Stored items from a collection
- Opening Delimiter -

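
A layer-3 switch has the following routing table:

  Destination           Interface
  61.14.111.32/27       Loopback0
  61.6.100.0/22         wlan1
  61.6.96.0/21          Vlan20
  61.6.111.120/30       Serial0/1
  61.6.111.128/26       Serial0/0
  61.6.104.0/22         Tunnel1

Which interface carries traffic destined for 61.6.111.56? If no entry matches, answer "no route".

no route

No entry's prefix contains 61.6.111.56; there is no default route.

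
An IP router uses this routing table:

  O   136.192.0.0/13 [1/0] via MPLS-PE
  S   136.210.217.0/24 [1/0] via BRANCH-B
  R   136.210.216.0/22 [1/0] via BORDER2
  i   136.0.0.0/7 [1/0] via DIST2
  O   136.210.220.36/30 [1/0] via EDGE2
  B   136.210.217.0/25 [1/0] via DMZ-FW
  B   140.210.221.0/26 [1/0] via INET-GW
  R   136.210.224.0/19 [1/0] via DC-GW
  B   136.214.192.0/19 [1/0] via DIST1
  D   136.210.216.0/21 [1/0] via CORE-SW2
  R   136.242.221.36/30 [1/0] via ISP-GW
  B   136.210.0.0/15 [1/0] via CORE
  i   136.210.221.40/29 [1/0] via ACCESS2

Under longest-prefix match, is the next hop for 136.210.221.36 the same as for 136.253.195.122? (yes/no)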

- Closing Delimiter -

WHAT IS BEING ASKED:
Each record shown above must be printed once more, exactly.

RESPONSE TO THE TASK:
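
A layer-3 switch has the following routing table:

  Destination           Interface
  61.14.111.32/27       Loopback0
  61.6.100.0/22         wlan1
  61.6.96.0/21          Vlan20
  61.6.111.120/30       Serial0/1
  61.6.111.128/26       Serial0/0
  61.6.104.0/22         Tunnel1

Which interface carries traffic destined for 61.6.111.56? If no entry matches, answer "no route".

no route

No entry's prefix contains 61.6.111.56; there is no default route.

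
An IP router uses this routing table:

  O   136.192.0.0/13 [1/0] via MPLS-PE
  S   136.210.217.0/24 [1/0] via BRANCH-B
  R   136.210.216.0/22 [1/0] via BORDER2
  i   136.0.0.0/7 [1/0] via DIST2
  O   136.210.220.36/30 [1/0] via EDGE2
  B   136.210.217.0/25 [1/0] via DMZ-FW
  B   140.210.221.0/26 [1/0] via INET-GW
  R   136.210.224.0/19 [1/0] via DC-GW
  B   136.214.192.0/19 [1/0] via DIST1
  D   136.210.216.0/21 [1/0] via CORE-SW2
  R   136.242.221.36/30 [1/0] via ISP-GW
  B   136.210.0.0/15 [1/0] via CORE
  i   136.210.221.40/29 [1/0] via ACCESS2

Under longest-prefix match, is the next hop for 136.210.221.36 the same as for 136.253.195.122? (yes/no)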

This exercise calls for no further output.